WORK TASK: All entries must be returned precisely as they appear.

SUPPLIED ENTRIES:
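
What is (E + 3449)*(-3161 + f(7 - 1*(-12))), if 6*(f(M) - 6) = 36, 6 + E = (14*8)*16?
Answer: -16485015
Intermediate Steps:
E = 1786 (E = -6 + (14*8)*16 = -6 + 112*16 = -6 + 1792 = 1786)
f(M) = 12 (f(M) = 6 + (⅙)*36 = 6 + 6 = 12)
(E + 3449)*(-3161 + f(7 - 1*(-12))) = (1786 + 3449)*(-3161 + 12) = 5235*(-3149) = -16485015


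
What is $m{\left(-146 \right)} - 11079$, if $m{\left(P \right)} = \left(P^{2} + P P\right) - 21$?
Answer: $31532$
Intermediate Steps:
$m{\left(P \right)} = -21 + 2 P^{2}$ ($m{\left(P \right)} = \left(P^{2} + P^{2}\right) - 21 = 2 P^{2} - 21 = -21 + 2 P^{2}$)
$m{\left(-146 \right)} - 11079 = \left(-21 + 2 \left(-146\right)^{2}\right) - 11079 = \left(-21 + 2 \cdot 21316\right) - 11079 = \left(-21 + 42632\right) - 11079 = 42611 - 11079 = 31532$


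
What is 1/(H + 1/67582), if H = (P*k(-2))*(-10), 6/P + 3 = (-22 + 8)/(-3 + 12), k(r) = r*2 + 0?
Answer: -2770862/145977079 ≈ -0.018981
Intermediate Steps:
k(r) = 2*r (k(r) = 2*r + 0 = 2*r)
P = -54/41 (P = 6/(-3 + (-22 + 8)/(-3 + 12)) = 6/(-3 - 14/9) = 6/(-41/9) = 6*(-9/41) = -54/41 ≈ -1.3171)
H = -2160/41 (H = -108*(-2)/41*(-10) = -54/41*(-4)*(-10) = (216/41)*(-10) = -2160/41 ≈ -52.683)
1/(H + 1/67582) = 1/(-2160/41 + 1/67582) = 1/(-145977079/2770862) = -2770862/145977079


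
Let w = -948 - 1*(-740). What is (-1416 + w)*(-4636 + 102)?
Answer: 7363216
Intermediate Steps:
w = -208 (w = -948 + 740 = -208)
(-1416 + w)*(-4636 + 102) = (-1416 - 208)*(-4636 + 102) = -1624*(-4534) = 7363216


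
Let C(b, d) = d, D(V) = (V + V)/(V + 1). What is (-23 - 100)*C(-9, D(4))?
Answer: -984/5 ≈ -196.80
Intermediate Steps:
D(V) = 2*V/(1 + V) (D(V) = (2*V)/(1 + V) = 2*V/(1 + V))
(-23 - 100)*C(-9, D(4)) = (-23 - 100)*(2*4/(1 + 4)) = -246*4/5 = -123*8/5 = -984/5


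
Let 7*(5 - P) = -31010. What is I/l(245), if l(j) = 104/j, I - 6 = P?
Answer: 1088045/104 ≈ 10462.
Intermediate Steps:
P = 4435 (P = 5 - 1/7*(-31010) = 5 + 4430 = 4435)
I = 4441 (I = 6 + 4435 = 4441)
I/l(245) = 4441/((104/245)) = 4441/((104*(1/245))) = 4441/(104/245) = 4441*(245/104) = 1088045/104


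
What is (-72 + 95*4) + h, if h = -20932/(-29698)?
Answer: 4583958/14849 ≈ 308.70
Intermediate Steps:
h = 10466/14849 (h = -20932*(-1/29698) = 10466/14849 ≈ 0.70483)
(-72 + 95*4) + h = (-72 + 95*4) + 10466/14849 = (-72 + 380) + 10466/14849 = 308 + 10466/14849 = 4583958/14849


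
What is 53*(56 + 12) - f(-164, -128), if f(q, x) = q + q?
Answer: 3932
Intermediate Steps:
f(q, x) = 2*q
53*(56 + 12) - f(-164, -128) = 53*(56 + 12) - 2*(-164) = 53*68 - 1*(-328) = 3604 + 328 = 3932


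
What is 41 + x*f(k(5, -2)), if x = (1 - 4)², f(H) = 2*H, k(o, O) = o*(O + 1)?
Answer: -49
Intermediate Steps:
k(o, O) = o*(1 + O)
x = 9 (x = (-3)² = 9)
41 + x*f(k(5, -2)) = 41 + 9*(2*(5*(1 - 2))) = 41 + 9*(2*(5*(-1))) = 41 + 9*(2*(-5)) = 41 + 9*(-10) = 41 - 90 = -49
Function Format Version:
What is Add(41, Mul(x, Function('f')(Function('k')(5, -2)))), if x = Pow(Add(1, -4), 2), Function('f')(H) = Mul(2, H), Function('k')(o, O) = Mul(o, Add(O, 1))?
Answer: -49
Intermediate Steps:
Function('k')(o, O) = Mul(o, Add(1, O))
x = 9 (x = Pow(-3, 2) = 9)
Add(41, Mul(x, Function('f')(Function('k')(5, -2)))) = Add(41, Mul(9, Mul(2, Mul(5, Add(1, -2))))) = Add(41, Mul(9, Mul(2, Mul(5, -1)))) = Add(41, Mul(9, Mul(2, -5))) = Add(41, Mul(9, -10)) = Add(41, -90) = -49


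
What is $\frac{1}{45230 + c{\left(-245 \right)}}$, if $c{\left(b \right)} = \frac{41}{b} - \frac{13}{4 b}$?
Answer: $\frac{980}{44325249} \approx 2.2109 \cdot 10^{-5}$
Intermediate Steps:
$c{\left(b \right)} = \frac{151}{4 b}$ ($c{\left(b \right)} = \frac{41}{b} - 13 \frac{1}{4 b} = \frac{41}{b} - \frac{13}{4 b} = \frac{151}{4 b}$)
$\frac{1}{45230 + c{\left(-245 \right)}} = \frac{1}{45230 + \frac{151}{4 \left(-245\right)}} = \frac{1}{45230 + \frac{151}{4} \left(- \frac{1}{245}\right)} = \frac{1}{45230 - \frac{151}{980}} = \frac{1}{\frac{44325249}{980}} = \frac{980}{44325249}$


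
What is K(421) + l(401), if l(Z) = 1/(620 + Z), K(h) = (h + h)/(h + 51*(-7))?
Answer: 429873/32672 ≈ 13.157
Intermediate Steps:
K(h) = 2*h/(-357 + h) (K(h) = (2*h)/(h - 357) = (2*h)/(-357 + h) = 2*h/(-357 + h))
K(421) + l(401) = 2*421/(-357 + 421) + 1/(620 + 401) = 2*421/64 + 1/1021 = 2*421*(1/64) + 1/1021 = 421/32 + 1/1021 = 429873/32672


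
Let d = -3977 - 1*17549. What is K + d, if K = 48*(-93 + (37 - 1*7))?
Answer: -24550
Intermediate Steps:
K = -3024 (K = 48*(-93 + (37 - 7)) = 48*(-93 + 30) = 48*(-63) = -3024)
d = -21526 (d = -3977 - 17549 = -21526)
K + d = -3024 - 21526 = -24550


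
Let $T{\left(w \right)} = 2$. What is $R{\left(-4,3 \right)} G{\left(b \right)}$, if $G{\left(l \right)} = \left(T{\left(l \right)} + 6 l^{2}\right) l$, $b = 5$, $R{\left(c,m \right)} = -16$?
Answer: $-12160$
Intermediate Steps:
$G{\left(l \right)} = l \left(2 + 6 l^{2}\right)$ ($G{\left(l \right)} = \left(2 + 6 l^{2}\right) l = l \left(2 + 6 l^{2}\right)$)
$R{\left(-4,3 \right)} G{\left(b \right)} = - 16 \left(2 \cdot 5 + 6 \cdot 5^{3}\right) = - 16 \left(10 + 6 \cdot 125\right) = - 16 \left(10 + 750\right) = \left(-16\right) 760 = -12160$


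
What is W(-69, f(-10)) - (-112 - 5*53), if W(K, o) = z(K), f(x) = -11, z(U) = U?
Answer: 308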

WRITTEN ANSWER:
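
What is (E + 3449)*(-3161 + f(7 - 1*(-12))), if 6*(f(M) - 6) = 36, 6 + E = (14*8)*16?
Answer: -16485015
Intermediate Steps:
E = 1786 (E = -6 + (14*8)*16 = -6 + 112*16 = -6 + 1792 = 1786)
f(M) = 12 (f(M) = 6 + (⅙)*36 = 6 + 6 = 12)
(E + 3449)*(-3161 + f(7 - 1*(-12))) = (1786 + 3449)*(-3161 + 12) = 5235*(-3149) = -16485015


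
What is $m{\left(-146 \right)} - 11079$, if $m{\left(P \right)} = \left(P^{2} + P P\right) - 21$?
Answer: $31532$
Intermediate Steps:
$m{\left(P \right)} = -21 + 2 P^{2}$ ($m{\left(P \right)} = \left(P^{2} + P^{2}\right) - 21 = 2 P^{2} - 21 = -21 + 2 P^{2}$)
$m{\left(-146 \right)} - 11079 = \left(-21 + 2 \left(-146\right)^{2}\right) - 11079 = \left(-21 + 2 \cdot 21316\right) - 11079 = \left(-21 + 42632\right) - 11079 = 42611 - 11079 = 31532$


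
What is 1/(H + 1/67582), if H = (P*k(-2))*(-10), 6/P + 3 = (-22 + 8)/(-3 + 12), k(r) = r*2 + 0?
Answer: -2770862/145977079 ≈ -0.018981
Intermediate Steps:
k(r) = 2*r (k(r) = 2*r + 0 = 2*r)
P = -54/41 (P = 6/(-3 + (-22 + 8)/(-3 + 12)) = 6/(-3 - 14/9) = 6/(-41/9) = 6*(-9/41) = -54/41 ≈ -1.3171)
H = -2160/41 (H = -108*(-2)/41*(-10) = -54/41*(-4)*(-10) = (216/41)*(-10) = -2160/41 ≈ -52.683)
1/(H + 1/67582) = 1/(-2160/41 + 1/67582) = 1/(-145977079/2770862) = -2770862/145977079


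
Let w = -948 - 1*(-740). What is (-1416 + w)*(-4636 + 102)?
Answer: 7363216
Intermediate Steps:
w = -208 (w = -948 + 740 = -208)
(-1416 + w)*(-4636 + 102) = (-1416 - 208)*(-4636 + 102) = -1624*(-4534) = 7363216


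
Let C(b, d) = d, D(V) = (V + V)/(V + 1). What is (-23 - 100)*C(-9, D(4))?
Answer: -984/5 ≈ -196.80
Intermediate Steps:
D(V) = 2*V/(1 + V) (D(V) = (2*V)/(1 + V) = 2*V/(1 + V))
(-23 - 100)*C(-9, D(4)) = (-23 - 100)*(2*4/(1 + 4)) = -246*4/5 = -123*8/5 = -984/5


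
Let 7*(5 - P) = -31010. What is I/l(245), if l(j) = 104/j, I - 6 = P?
Answer: 1088045/104 ≈ 10462.
Intermediate Steps:
P = 4435 (P = 5 - 1/7*(-31010) = 5 + 4430 = 4435)
I = 4441 (I = 6 + 4435 = 4441)
I/l(245) = 4441/((104/245)) = 4441/((104*(1/245))) = 4441/(104/245) = 4441*(245/104) = 1088045/104


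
What is (-72 + 95*4) + h, if h = -20932/(-29698)?
Answer: 4583958/14849 ≈ 308.70
Intermediate Steps:
h = 10466/14849 (h = -20932*(-1/29698) = 10466/14849 ≈ 0.70483)
(-72 + 95*4) + h = (-72 + 95*4) + 10466/14849 = (-72 + 380) + 10466/14849 = 308 + 10466/14849 = 4583958/14849


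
What is 53*(56 + 12) - f(-164, -128), if f(q, x) = q + q?
Answer: 3932
Intermediate Steps:
f(q, x) = 2*q
53*(56 + 12) - f(-164, -128) = 53*(56 + 12) - 2*(-164) = 53*68 - 1*(-328) = 3604 + 328 = 3932


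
What is 41 + x*f(k(5, -2)), if x = (1 - 4)², f(H) = 2*H, k(o, O) = o*(O + 1)?
Answer: -49
Intermediate Steps:
k(o, O) = o*(1 + O)
x = 9 (x = (-3)² = 9)
41 + x*f(k(5, -2)) = 41 + 9*(2*(5*(1 - 2))) = 41 + 9*(2*(5*(-1))) = 41 + 9*(2*(-5)) = 41 + 9*(-10) = 41 - 90 = -49
Function Format Version:
What is Add(41, Mul(x, Function('f')(Function('k')(5, -2)))), if x = Pow(Add(1, -4), 2), Function('f')(H) = Mul(2, H), Function('k')(o, O) = Mul(o, Add(O, 1))?
Answer: -49
Intermediate Steps:
Function('k')(o, O) = Mul(o, Add(1, O))
x = 9 (x = Pow(-3, 2) = 9)
Add(41, Mul(x, Function('f')(Function('k')(5, -2)))) = Add(41, Mul(9, Mul(2, Mul(5, Add(1, -2))))) = Add(41, Mul(9, Mul(2, Mul(5, -1)))) = Add(41, Mul(9, Mul(2, -5))) = Add(41, Mul(9, -10)) = Add(41, -90) = -49


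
What is $\frac{1}{45230 + c{\left(-245 \right)}}$, if $c{\left(b \right)} = \frac{41}{b} - \frac{13}{4 b}$?
Answer: $\frac{980}{44325249} \approx 2.2109 \cdot 10^{-5}$
Intermediate Steps:
$c{\left(b \right)} = \frac{151}{4 b}$ ($c{\left(b \right)} = \frac{41}{b} - 13 \frac{1}{4 b} = \frac{41}{b} - \frac{13}{4 b} = \frac{151}{4 b}$)
$\frac{1}{45230 + c{\left(-245 \right)}} = \frac{1}{45230 + \frac{151}{4 \left(-245\right)}} = \frac{1}{45230 + \frac{151}{4} \left(- \frac{1}{245}\right)} = \frac{1}{45230 - \frac{151}{980}} = \frac{1}{\frac{44325249}{980}} = \frac{980}{44325249}$


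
What is K(421) + l(401), if l(Z) = 1/(620 + Z), K(h) = (h + h)/(h + 51*(-7))?
Answer: 429873/32672 ≈ 13.157
Intermediate Steps:
K(h) = 2*h/(-357 + h) (K(h) = (2*h)/(h - 357) = (2*h)/(-357 + h) = 2*h/(-357 + h))
K(421) + l(401) = 2*421/(-357 + 421) + 1/(620 + 401) = 2*421/64 + 1/1021 = 2*421*(1/64) + 1/1021 = 421/32 + 1/1021 = 429873/32672


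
Let d = -3977 - 1*17549. What is K + d, if K = 48*(-93 + (37 - 1*7))?
Answer: -24550
Intermediate Steps:
K = -3024 (K = 48*(-93 + (37 - 7)) = 48*(-93 + 30) = 48*(-63) = -3024)
d = -21526 (d = -3977 - 17549 = -21526)
K + d = -3024 - 21526 = -24550


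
Let $T{\left(w \right)} = 2$. What is $R{\left(-4,3 \right)} G{\left(b \right)}$, if $G{\left(l \right)} = \left(T{\left(l \right)} + 6 l^{2}\right) l$, $b = 5$, $R{\left(c,m \right)} = -16$?
Answer: $-12160$
Intermediate Steps:
$G{\left(l \right)} = l \left(2 + 6 l^{2}\right)$ ($G{\left(l \right)} = \left(2 + 6 l^{2}\right) l = l \left(2 + 6 l^{2}\right)$)
$R{\left(-4,3 \right)} G{\left(b \right)} = - 16 \left(2 \cdot 5 + 6 \cdot 5^{3}\right) = - 16 \left(10 + 6 \cdot 125\right) = - 16 \left(10 + 750\right) = \left(-16\right) 760 = -12160$


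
What is W(-69, f(-10)) - (-112 - 5*53), if W(K, o) = z(K), f(x) = -11, z(U) = U?
Answer: 308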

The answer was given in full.